### [Work instructions]
Print out the records in full, keeping each word unchanged.

━━━━━ Input records ━━━━━

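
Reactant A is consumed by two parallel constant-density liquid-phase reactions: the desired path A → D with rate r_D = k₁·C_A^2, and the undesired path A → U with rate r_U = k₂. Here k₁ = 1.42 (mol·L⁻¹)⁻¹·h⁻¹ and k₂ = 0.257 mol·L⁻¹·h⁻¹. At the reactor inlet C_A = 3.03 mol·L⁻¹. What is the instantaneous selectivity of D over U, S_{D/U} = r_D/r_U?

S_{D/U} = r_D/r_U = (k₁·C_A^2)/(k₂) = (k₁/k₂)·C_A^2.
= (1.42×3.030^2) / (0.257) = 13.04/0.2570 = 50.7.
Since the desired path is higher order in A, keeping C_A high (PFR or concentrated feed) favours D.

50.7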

━━━━━

### [Your response]
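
Reactant A is consumed by two parallel constant-density liquid-phase reactions: the desired path A → D with rate r_D = k₁·C_A^2, and the undesired path A → U with rate r_U = k₂. Here k₁ = 1.42 (mol·L⁻¹)⁻¹·h⁻¹ and k₂ = 0.257 mol·L⁻¹·h⁻¹. At the reactor inlet C_A = 3.03 mol·L⁻¹. What is the instantaneous selectivity of D over U, S_{D/U} = r_D/r_U?

S_{D/U} = r_D/r_U = (k₁·C_A^2)/(k₂) = (k₁/k₂)·C_A^2.
= (1.42×3.030^2) / (0.257) = 13.04/0.2570 = 50.7.
Since the desired path is higher order in A, keeping C_A high (PFR or concentrated feed) favours D.

50.7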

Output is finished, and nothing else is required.